▸ **ASSIGNMENT**
Repeat every line of the following material exactly.

▸ **DATA PROVIDED**
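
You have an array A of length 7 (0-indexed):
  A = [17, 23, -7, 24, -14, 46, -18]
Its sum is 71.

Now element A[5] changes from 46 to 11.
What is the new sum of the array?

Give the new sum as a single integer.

Old value at index 5: 46
New value at index 5: 11
Delta = 11 - 46 = -35
New sum = old_sum + delta = 71 + (-35) = 36

Answer: 36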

▸ **TASK ANSWER**
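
You have an array A of length 7 (0-indexed):
  A = [17, 23, -7, 24, -14, 46, -18]
Its sum is 71.

Now element A[5] changes from 46 to 11.
What is the new sum of the array?

Give the new sum as a single integer.

Old value at index 5: 46
New value at index 5: 11
Delta = 11 - 46 = -35
New sum = old_sum + delta = 71 + (-35) = 36

Answer: 36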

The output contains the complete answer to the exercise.